--- START ---

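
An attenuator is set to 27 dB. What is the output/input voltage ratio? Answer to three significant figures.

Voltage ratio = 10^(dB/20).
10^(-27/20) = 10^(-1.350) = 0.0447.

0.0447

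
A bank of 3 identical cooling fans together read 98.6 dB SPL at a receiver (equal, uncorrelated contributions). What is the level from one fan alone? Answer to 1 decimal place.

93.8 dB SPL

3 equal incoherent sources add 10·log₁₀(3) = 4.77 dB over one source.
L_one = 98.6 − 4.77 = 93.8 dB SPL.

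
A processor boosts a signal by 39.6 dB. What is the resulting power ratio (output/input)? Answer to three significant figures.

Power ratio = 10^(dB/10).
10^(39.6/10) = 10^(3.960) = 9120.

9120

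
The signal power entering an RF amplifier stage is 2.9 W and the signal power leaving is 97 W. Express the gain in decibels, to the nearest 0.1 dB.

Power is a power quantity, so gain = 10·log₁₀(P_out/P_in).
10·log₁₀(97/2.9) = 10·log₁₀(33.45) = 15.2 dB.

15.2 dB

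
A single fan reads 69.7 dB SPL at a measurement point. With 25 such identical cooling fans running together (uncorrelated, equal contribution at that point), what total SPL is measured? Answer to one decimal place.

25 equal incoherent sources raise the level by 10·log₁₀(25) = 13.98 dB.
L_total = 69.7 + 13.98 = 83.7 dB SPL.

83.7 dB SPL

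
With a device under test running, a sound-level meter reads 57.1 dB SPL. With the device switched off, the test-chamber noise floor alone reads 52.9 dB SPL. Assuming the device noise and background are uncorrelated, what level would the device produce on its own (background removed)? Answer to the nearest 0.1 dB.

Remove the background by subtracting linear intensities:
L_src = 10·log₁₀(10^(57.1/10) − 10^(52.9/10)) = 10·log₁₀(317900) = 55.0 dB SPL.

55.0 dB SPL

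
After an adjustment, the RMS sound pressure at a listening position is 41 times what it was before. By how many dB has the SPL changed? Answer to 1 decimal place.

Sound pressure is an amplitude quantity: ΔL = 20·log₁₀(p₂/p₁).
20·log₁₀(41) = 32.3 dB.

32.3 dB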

--- END ---

§ **WHAT IS BEING ASKED**
Every record should be retyped so that it matches the original exactly.

§ **YOUR SOLUTION**
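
An attenuator is set to 27 dB. What is the output/input voltage ratio? Answer to three significant figures.

Voltage ratio = 10^(dB/20).
10^(-27/20) = 10^(-1.350) = 0.0447.

0.0447

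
A bank of 3 identical cooling fans together read 98.6 dB SPL at a receiver (equal, uncorrelated contributions). What is the level from one fan alone? Answer to 1 decimal place.

93.8 dB SPL

3 equal incoherent sources add 10·log₁₀(3) = 4.77 dB over one source.
L_one = 98.6 − 4.77 = 93.8 dB SPL.

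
A processor boosts a signal by 39.6 dB. What is the resulting power ratio (output/input)? Answer to three significant figures.

Power ratio = 10^(dB/10).
10^(39.6/10) = 10^(3.960) = 9120.

9120

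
The signal power entering an RF amplifier stage is 2.9 W and the signal power leaving is 97 W. Express the gain in decibels, to the nearest 0.1 dB.

Power is a power quantity, so gain = 10·log₁₀(P_out/P_in).
10·log₁₀(97/2.9) = 10·log₁₀(33.45) = 15.2 dB.

15.2 dB

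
A single fan reads 69.7 dB SPL at a measurement point. With 25 such identical cooling fans running together (uncorrelated, equal contribution at that point), what total SPL is measured? Answer to one decimal place.

25 equal incoherent sources raise the level by 10·log₁₀(25) = 13.98 dB.
L_total = 69.7 + 13.98 = 83.7 dB SPL.

83.7 dB SPL

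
With a device under test running, a sound-level meter reads 57.1 dB SPL. With the device switched off, the test-chamber noise floor alone reads 52.9 dB SPL. Assuming the device noise and background are uncorrelated, what level would the device produce on its own (background removed)? Answer to the nearest 0.1 dB.

Remove the background by subtracting linear intensities:
L_src = 10·log₁₀(10^(57.1/10) − 10^(52.9/10)) = 10·log₁₀(317900) = 55.0 dB SPL.

55.0 dB SPL

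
After an adjustment, the RMS sound pressure at a listening position is 41 times what it was before. By how many dB has the SPL changed? Answer to 1 decimal place.

Sound pressure is an amplitude quantity: ΔL = 20·log₁₀(p₂/p₁).
20·log₁₀(41) = 32.3 dB.

32.3 dB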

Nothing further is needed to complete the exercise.